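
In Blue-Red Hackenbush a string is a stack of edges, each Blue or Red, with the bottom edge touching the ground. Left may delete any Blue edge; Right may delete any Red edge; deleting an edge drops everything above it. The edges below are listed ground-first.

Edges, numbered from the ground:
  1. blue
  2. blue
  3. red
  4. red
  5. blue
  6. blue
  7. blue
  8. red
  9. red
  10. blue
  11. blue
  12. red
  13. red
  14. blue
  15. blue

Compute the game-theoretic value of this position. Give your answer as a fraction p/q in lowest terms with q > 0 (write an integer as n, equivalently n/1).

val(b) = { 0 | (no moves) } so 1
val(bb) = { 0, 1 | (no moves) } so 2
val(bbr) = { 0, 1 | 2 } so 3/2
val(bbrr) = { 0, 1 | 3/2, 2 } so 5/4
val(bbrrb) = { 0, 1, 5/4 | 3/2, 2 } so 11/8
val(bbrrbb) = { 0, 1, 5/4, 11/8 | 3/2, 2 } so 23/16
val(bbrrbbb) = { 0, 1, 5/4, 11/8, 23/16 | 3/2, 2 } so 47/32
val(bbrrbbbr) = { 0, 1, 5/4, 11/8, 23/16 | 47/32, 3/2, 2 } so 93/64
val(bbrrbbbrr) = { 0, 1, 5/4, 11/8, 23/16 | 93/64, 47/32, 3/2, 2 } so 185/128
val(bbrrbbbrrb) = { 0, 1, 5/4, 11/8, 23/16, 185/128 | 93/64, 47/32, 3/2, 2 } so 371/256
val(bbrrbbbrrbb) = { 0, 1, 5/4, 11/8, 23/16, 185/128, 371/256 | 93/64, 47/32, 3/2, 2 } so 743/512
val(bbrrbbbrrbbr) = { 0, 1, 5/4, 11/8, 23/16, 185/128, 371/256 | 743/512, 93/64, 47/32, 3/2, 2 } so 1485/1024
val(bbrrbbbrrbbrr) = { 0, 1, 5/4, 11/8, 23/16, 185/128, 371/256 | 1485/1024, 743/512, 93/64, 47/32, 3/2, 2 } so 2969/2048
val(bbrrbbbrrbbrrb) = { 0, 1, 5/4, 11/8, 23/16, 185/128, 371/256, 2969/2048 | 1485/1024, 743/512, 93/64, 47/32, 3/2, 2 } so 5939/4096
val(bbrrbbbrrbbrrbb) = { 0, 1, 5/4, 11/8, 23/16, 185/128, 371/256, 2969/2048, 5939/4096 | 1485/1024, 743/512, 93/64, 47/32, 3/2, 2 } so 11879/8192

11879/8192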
----
| What the task asks |
When a line contains the string "ground", copy it from the records.

| Result of this exercise |
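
In Blue-Red Hackenbush a string is a stack of edges, each Blue or Red, with the bottom edge touching the ground. Left may delete any Blue edge; Right may delete any Red edge; deleting an edge drops everything above it. The edges below are listed ground-first.
Edges, numbered from the ground: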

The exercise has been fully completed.